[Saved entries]
|---|

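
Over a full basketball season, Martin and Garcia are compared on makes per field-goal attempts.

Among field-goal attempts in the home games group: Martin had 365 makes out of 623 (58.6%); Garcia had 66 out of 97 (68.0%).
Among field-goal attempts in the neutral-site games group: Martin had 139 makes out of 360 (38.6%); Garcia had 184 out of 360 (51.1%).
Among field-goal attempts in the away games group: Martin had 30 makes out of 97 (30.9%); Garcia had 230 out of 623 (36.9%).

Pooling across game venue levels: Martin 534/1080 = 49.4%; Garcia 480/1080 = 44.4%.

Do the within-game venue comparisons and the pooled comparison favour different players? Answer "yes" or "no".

Within each game venue level (home games 58.6% vs 68.0%; neutral-site games 38.6% vs 51.1%; away games 30.9% vs 36.9%), Garcia has the higher rate every time. Pooled: 49.4% vs 44.4% — Martin has the higher rate overall. The two comparisons disagree.

yes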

|---|

__EXERCISE DETAILS__. Could you tally the lines in these records that contain the word "Among" and give only the result?

__PROBLEM SOLUTION__. 3